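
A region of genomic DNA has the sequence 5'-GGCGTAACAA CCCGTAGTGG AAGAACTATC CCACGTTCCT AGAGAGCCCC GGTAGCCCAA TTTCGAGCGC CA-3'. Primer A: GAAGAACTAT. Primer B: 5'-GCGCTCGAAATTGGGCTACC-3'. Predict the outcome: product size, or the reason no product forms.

Yes — a 51 bp product.

Primer A (GAAGAACTAT) matches the top strand at positions 20–29; it acts as a forward primer.
Primer B's reverse complement is GGTAGCCCAATTTCGAGCGC, matching the top strand at positions 51–70; it acts as a reverse primer.
The 3' ends face each other across positions 20–70, giving a 51 bp product.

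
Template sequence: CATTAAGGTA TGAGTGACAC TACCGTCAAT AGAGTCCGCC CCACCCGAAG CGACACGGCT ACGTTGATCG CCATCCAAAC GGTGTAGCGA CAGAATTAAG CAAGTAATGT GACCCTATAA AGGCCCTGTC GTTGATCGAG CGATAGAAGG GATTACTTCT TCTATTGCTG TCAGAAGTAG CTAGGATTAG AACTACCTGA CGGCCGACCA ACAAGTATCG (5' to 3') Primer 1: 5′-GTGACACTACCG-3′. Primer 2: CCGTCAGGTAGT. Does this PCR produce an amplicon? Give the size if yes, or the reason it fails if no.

Primer 1 (GTGACACTACCG) matches the top strand at positions 14–25; it acts as a forward primer.
Primer 2's reverse complement is ACTACCTGACGG, matching the top strand at positions 192–203; it acts as a reverse primer.
The 3' ends face each other across positions 14–203, giving a 190 bp product.

Yes — a 190 bp product.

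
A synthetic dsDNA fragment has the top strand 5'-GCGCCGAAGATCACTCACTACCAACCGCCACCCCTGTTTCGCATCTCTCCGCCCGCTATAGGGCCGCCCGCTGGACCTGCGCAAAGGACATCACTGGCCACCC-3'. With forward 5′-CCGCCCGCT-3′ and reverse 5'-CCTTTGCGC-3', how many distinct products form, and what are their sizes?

The forward primer CCGCCCGCT matches the top strand at positions 49–57, 64–72.
The reverse primer's reverse complement is GCGCAAAGG, matching at positions 79–87.
Each forward site pairs with the reverse site to give a product ending at position 87: sizes 39, 24 bp.

Two products: 39 bp, 24 bp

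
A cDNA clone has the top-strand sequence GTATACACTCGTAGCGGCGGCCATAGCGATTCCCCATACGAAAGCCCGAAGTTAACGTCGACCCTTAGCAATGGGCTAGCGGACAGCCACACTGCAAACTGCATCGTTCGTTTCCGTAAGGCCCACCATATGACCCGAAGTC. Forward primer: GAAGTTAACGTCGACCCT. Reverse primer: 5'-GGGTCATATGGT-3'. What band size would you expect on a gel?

The forward primer matches the template at positions 48–65.
Taking the reverse complement of GGGTCATATGGT gives ACCATATGACCC, found at positions 125–136 on the template; the primer anneals here to the top strand with its 3' end pointing upstream.
Product length = (reverse-primer end) − (forward-primer start) + 1 = 136 − 48 + 1 = 89 bp.

89 bp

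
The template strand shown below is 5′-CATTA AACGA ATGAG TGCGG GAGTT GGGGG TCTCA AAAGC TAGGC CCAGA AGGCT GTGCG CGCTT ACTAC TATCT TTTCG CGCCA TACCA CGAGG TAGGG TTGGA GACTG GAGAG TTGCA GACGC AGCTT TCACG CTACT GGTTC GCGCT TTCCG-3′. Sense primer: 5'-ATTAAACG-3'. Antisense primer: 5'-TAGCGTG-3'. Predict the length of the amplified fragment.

The forward primer matches the template at positions 2–9.
The reverse primer's reverse complement is CACGCTA, which matches the template at positions 132–138.
Amplicon spans positions 2–138: 137 bp.

137 bp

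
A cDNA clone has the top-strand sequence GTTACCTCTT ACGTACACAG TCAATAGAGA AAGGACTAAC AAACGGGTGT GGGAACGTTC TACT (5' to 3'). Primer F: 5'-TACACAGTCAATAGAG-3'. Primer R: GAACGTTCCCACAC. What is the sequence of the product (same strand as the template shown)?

5'-TACACAGTCAATAGAGAAAGGACTAACAAACGGGTGTGGGAACGTTC-3'

The forward primer matches the template at positions 14–29.
The reverse primer's reverse complement is GTGTGGGAACGTTC, which matches the template at positions 47–60.
The product is the template from position 14 through 60 (47 bp).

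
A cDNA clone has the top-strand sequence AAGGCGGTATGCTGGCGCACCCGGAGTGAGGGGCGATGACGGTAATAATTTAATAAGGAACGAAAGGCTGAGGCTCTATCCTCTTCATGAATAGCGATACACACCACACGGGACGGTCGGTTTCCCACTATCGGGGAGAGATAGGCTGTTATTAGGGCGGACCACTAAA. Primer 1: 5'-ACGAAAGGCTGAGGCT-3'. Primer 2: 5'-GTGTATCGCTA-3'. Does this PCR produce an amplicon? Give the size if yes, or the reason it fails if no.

Yes — a 43 bp product.

Primer 1 (ACGAAAGGCTGAGGCT) matches the top strand at positions 60–75; it acts as a forward primer.
Primer 2's reverse complement is TAGCGATACAC, matching the top strand at positions 92–102; it acts as a reverse primer.
The 3' ends face each other across positions 60–102, giving a 43 bp product.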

* Exercise instructions *
Word for word, output all of the material above.

* Answer space *
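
A region of genomic DNA has the sequence 5'-GGCGTAACAA CCCGTAGTGG AAGAACTATC CCACGTTCCT AGAGAGCCCC GGTAGCCCAA TTTCGAGCGC CA-3'. Primer A: GAAGAACTAT. Primer B: 5'-GCGCTCGAAATTGGGCTACC-3'. Predict the outcome: product size, or the reason no product forms.

Yes — a 51 bp product.

Primer A (GAAGAACTAT) matches the top strand at positions 20–29; it acts as a forward primer.
Primer B's reverse complement is GGTAGCCCAATTTCGAGCGC, matching the top strand at positions 51–70; it acts as a reverse primer.
The 3' ends face each other across positions 20–70, giving a 51 bp product.

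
Template sequence: CATTAAGGTA TGAGTGACAC TACCGTCAAT AGAGTCCGCC CCACCCGAAG CGACACGGCT ACGTTGATCG CCATCCAAAC GGTGTAGCGA CAGAATTAAG CAAGTAATGT GACCCTATAA AGGCCCTGTC GTTGATCGAG CGATAGAAGG GATTACTTCT TCTATTGCTG TCAGAAGTAG CTAGGATTAG AACTACCTGA CGGCCGACCA ACAAGTATCG (5' to 3') Primer 1: 5′-GTGACACTACCG-3′. Primer 2: CCGTCAGGTAGT. Does this PCR produce an amplicon? Give the size if yes, or the reason it fails if no.

Primer 1 (GTGACACTACCG) matches the top strand at positions 14–25; it acts as a forward primer.
Primer 2's reverse complement is ACTACCTGACGG, matching the top strand at positions 192–203; it acts as a reverse primer.
The 3' ends face each other across positions 14–203, giving a 190 bp product.

Yes — a 190 bp product.

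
A synthetic dsDNA fragment has the top strand 5'-GCGCCGAAGATCACTCACTACCAACCGCCACCCCTGTTTCGCATCTCTCCGCCCGCTATAGGGCCGCCCGCTGGACCTGCGCAAAGGACATCACTGGCCACCC-3'. With forward 5′-CCGCCCGCT-3′ and reverse 5'-CCTTTGCGC-3', how many distinct products form, and what are their sizes?

The forward primer CCGCCCGCT matches the top strand at positions 49–57, 64–72.
The reverse primer's reverse complement is GCGCAAAGG, matching at positions 79–87.
Each forward site pairs with the reverse site to give a product ending at position 87: sizes 39, 24 bp.

Two products: 39 bp, 24 bp

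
A cDNA clone has the top-strand sequence GTATACACTCGTAGCGGCGGCCATAGCGATTCCCCATACGAAAGCCCGAAGTTAACGTCGACCCTTAGCAATGGGCTAGCGGACAGCCACACTGCAAACTGCATCGTTCGTTTCCGTAAGGCCCACCATATGACCCGAAGTC. Forward primer: GAAGTTAACGTCGACCCT. Reverse primer: 5'-GGGTCATATGGT-3'. What band size would you expect on a gel?

The forward primer matches the template at positions 48–65.
Taking the reverse complement of GGGTCATATGGT gives ACCATATGACCC, found at positions 125–136 on the template; the primer anneals here to the top strand with its 3' end pointing upstream.
Product length = (reverse-primer end) − (forward-primer start) + 1 = 136 − 48 + 1 = 89 bp.

89 bp

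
The template strand shown below is 5′-CATTA AACGA ATGAG TGCGG GAGTT GGGGG TCTCA AAAGC TAGGC CCAGA AGGCT GTGCG CGCTT ACTAC TATCT TTTCG CGCCA TACCA CGAGG TAGGG TTGGA GACTG GAGAG TTGCA GACGC AGCTT TCACG CTACT GGTTC GCGCT TTCCG-3′. Sense primer: 5'-ATTAAACG-3'. Antisense primer: 5'-TAGCGTG-3'. Predict the length of the amplified fragment.

The forward primer matches the template at positions 2–9.
The reverse primer's reverse complement is CACGCTA, which matches the template at positions 132–138.
Amplicon spans positions 2–138: 137 bp.

137 bp

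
A cDNA clone has the top-strand sequence GTTACCTCTT ACGTACACAG TCAATAGAGA AAGGACTAAC AAACGGGTGT GGGAACGTTC TACT (5' to 3'). Primer F: 5'-TACACAGTCAATAGAG-3'. Primer R: GAACGTTCCCACAC. What is the sequence of the product (same strand as the template shown)?

5'-TACACAGTCAATAGAGAAAGGACTAACAAACGGGTGTGGGAACGTTC-3'

The forward primer matches the template at positions 14–29.
The reverse primer's reverse complement is GTGTGGGAACGTTC, which matches the template at positions 47–60.
The product is the template from position 14 through 60 (47 bp).

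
A cDNA clone has the top-strand sequence AAGGCGGTATGCTGGCGCACCCGGAGTGAGGGGCGATGACGGTAATAATTTAATAAGGAACGAAAGGCTGAGGCTCTATCCTCTTCATGAATAGCGATACACACCACACGGGACGGTCGGTTTCCCACTATCGGGGAGAGATAGGCTGTTATTAGGGCGGACCACTAAA. Primer 1: 5'-ACGAAAGGCTGAGGCT-3'. Primer 2: 5'-GTGTATCGCTA-3'. Does this PCR produce an amplicon? Give the size if yes, or the reason it fails if no.

Yes — a 43 bp product.

Primer 1 (ACGAAAGGCTGAGGCT) matches the top strand at positions 60–75; it acts as a forward primer.
Primer 2's reverse complement is TAGCGATACAC, matching the top strand at positions 92–102; it acts as a reverse primer.
The 3' ends face each other across positions 60–102, giving a 43 bp product.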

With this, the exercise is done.